The problem
All that should come back is the lines of the data below from the one containing "Initial register (reg[0]" to the one containing "Taps: tap positions", inclusive, exactly as they stand.

*** Recorded information

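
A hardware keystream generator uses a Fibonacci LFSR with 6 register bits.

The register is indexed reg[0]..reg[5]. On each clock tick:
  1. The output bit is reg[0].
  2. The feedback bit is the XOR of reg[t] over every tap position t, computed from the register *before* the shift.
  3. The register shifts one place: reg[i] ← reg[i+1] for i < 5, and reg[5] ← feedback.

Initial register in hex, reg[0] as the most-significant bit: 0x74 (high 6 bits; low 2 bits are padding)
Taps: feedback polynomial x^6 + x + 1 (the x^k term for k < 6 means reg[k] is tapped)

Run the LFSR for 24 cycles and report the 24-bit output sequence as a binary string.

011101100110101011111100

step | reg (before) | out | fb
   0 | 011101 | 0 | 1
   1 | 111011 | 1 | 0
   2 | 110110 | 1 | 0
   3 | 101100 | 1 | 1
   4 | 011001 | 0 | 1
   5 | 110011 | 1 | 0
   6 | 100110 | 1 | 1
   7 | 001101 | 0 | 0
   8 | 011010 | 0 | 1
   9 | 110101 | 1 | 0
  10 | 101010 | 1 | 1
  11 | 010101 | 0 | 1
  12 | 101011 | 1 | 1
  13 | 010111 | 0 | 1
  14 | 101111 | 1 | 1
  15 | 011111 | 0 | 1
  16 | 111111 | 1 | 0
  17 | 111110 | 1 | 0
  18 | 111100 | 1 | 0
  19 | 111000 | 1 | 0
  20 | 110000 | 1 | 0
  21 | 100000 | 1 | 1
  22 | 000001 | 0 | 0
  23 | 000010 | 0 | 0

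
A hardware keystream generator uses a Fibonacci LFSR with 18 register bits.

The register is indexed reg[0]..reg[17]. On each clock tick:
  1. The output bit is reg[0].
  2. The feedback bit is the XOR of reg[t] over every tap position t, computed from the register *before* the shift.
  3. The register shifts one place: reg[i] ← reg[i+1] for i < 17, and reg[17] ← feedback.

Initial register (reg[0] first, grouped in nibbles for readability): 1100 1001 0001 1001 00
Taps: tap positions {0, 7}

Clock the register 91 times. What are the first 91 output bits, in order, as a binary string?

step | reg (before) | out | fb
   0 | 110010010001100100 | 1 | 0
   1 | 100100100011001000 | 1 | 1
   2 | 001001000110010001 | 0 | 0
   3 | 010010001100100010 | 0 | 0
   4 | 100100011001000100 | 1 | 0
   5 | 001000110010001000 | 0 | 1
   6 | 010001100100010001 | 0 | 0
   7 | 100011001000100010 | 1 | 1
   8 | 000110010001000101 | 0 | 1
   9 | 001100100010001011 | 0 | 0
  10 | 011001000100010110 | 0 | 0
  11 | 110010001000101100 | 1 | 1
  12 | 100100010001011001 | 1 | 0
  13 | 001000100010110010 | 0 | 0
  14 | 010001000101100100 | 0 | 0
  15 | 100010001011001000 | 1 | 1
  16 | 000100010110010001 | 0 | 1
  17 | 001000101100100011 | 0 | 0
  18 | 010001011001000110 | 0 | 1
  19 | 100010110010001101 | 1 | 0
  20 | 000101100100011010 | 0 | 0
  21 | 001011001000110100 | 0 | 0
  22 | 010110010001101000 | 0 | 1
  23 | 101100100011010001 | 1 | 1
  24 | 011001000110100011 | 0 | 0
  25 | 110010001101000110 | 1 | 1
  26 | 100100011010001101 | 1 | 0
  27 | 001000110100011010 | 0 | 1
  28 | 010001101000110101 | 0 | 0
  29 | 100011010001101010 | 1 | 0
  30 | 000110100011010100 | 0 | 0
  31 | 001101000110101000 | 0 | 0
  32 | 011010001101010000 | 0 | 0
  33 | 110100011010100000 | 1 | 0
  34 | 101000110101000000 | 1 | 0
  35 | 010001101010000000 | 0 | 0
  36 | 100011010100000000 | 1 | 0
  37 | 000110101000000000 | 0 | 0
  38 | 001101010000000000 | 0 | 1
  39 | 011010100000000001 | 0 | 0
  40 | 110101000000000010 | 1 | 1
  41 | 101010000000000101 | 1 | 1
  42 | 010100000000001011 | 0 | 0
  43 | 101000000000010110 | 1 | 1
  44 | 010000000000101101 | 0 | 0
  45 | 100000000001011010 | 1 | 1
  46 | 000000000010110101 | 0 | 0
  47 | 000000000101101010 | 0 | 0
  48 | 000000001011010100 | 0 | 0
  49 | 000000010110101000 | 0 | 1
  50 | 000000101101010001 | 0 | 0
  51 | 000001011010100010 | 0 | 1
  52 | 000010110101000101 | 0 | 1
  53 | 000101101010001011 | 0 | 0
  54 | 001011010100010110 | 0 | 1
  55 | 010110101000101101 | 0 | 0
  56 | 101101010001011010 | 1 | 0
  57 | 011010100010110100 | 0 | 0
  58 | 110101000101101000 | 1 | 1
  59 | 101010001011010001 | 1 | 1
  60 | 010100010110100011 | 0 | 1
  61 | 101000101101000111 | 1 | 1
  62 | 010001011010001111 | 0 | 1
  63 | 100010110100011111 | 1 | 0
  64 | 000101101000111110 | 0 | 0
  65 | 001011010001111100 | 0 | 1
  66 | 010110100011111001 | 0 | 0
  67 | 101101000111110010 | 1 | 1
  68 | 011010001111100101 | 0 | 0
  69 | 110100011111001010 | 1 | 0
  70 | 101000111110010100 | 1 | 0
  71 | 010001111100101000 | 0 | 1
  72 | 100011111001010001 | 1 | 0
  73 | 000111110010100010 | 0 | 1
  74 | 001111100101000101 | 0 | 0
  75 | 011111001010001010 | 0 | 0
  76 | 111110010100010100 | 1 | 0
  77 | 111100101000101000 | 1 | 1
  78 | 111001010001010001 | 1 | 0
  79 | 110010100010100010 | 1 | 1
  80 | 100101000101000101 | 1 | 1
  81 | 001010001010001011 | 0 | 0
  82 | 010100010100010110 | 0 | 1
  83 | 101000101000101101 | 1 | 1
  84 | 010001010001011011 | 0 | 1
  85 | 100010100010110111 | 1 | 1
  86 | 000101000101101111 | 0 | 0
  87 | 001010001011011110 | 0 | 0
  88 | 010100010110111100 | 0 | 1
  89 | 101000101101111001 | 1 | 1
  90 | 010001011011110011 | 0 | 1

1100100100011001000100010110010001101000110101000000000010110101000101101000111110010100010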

******

Exercise solution
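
Initial register (reg[0] first, grouped in nibbles for readability): 1100 1001 0001 1001 00
Taps: tap positions {0, 7}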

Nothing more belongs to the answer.